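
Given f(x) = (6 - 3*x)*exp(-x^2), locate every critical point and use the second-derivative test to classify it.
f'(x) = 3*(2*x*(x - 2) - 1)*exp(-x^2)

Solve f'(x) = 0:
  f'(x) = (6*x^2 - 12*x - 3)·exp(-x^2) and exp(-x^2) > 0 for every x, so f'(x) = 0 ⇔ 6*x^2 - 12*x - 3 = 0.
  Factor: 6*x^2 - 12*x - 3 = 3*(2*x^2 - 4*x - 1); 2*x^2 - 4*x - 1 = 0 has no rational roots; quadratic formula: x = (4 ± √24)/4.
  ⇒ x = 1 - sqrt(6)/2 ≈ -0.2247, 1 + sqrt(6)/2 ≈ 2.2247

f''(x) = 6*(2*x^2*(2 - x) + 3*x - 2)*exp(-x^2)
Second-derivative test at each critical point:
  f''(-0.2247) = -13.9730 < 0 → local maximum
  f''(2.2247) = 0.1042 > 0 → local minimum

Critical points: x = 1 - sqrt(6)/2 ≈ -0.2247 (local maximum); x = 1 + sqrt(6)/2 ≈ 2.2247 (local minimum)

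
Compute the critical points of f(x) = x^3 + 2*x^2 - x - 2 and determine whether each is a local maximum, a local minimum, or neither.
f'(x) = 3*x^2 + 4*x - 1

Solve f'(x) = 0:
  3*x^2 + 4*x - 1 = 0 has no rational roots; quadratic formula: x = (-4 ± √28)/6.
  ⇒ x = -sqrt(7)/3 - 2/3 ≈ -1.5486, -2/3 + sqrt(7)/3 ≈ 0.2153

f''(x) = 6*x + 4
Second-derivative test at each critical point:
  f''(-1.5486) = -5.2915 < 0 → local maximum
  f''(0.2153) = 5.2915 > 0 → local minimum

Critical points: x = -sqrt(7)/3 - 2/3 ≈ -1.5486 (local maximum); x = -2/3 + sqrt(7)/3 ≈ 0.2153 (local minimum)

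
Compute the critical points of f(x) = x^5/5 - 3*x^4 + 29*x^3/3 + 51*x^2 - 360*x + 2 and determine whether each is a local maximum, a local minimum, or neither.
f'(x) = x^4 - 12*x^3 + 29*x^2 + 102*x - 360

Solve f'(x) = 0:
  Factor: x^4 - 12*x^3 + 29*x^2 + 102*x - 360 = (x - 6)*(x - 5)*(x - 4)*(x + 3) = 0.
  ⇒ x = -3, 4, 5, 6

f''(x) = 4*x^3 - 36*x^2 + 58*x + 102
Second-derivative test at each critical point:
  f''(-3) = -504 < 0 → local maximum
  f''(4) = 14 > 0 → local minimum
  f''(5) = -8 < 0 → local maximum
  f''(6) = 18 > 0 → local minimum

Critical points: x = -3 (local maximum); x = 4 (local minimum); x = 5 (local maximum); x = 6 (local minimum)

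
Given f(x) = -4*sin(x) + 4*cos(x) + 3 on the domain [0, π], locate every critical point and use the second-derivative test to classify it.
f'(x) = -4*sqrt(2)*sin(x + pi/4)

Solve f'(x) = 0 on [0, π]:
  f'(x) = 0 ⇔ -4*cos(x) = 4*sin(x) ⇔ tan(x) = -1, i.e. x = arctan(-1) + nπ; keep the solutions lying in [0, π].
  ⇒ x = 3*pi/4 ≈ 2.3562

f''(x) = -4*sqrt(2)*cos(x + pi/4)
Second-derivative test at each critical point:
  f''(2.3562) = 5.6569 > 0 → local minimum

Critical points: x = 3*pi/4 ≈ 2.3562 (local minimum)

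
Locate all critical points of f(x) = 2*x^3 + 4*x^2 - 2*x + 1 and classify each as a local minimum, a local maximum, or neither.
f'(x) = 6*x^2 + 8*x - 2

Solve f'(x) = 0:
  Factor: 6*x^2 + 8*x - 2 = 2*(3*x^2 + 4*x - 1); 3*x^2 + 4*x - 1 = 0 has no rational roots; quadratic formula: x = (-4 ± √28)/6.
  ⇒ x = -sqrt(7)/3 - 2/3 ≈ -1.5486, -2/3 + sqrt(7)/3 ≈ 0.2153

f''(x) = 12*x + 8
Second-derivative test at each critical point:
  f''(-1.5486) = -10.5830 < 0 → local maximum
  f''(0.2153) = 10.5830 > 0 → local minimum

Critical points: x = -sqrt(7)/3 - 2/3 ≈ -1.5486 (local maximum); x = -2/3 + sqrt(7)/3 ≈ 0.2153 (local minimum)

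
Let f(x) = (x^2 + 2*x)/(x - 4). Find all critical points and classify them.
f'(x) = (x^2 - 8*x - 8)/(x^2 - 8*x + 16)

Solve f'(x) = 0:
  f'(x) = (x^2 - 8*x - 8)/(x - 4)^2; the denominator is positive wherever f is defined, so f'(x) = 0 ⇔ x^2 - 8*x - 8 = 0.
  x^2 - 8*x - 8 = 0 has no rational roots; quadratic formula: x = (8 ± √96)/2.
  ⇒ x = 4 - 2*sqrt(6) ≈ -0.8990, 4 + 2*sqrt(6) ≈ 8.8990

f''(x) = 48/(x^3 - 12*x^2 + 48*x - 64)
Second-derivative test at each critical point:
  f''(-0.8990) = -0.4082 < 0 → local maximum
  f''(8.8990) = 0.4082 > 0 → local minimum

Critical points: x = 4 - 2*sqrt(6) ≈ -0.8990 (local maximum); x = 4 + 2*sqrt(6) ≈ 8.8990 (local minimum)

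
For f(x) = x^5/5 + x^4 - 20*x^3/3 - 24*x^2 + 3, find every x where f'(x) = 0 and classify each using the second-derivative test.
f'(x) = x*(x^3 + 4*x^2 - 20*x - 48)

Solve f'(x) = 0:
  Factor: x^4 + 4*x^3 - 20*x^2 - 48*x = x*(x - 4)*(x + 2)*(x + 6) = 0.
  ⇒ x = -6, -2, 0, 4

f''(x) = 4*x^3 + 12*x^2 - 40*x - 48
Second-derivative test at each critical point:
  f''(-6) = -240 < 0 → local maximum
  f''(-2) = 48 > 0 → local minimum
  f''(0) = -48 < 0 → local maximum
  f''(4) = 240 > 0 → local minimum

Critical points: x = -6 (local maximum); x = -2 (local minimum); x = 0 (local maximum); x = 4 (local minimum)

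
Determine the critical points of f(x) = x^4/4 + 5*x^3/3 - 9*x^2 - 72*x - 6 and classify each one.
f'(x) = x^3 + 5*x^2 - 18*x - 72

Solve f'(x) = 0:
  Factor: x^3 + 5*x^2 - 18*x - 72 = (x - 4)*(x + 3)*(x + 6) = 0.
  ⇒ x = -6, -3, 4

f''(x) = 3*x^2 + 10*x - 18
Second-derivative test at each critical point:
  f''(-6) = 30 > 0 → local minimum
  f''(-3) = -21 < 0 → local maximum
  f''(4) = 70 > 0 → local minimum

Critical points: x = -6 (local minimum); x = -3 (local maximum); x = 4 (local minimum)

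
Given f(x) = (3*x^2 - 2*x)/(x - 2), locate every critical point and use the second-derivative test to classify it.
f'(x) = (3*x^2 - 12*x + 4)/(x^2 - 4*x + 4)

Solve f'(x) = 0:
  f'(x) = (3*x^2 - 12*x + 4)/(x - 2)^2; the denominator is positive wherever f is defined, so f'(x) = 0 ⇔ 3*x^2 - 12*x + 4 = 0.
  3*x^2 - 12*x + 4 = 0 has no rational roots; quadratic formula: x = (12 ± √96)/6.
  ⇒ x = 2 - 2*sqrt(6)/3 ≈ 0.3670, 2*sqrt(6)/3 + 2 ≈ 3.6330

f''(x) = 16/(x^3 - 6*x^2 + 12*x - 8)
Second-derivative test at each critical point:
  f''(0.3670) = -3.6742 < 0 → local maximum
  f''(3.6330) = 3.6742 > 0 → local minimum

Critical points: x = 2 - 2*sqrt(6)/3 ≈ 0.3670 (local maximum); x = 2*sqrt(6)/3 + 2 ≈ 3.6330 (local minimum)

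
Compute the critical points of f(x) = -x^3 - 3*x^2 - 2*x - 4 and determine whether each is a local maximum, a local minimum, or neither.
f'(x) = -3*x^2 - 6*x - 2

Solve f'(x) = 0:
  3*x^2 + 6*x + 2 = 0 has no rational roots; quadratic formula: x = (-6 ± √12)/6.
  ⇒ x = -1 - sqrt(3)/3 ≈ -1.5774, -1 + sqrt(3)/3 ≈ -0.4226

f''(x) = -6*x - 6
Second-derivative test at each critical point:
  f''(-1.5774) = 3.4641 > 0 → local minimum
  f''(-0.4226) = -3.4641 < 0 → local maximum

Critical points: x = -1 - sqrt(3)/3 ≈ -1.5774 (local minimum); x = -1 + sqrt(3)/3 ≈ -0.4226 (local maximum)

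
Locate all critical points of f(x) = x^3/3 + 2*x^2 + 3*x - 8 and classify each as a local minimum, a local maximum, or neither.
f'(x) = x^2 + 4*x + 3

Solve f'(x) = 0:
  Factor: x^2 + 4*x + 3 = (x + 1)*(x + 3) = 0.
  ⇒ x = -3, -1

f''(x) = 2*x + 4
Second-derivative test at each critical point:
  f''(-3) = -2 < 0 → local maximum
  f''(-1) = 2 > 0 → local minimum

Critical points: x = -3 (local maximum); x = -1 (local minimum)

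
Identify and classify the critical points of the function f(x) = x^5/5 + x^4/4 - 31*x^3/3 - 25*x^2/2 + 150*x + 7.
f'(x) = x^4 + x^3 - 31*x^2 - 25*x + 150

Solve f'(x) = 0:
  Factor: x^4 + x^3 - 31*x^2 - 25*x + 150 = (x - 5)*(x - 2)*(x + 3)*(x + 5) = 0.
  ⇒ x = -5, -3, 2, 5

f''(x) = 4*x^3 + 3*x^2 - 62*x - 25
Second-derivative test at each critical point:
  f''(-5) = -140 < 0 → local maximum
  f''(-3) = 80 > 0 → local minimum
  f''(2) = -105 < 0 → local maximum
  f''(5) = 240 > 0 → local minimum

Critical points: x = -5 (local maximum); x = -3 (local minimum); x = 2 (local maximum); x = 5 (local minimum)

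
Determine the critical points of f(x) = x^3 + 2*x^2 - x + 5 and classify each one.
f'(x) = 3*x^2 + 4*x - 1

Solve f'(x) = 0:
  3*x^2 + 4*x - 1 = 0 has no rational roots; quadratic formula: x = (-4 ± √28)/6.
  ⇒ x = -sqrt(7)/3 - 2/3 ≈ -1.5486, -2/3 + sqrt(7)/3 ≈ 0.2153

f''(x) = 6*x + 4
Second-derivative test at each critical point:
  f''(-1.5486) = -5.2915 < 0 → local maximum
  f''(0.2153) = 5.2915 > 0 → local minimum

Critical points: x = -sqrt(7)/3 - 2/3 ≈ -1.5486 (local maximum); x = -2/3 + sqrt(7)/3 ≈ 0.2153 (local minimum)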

***

| Directions |
Repeat exactly the lines from the one containing "Determine the critical points of f(x) = x^3" to the end of the records.

| Expected answer |
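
Determine the critical points of f(x) = x^3 + 2*x^2 - x + 5 and classify each one.
f'(x) = 3*x^2 + 4*x - 1

Solve f'(x) = 0:
  3*x^2 + 4*x - 1 = 0 has no rational roots; quadratic formula: x = (-4 ± √28)/6.
  ⇒ x = -sqrt(7)/3 - 2/3 ≈ -1.5486, -2/3 + sqrt(7)/3 ≈ 0.2153

f''(x) = 6*x + 4
Second-derivative test at each critical point:
  f''(-1.5486) = -5.2915 < 0 → local maximum
  f''(0.2153) = 5.2915 > 0 → local minimum

Critical points: x = -sqrt(7)/3 - 2/3 ≈ -1.5486 (local maximum); x = -2/3 + sqrt(7)/3 ≈ 0.2153 (local minimum)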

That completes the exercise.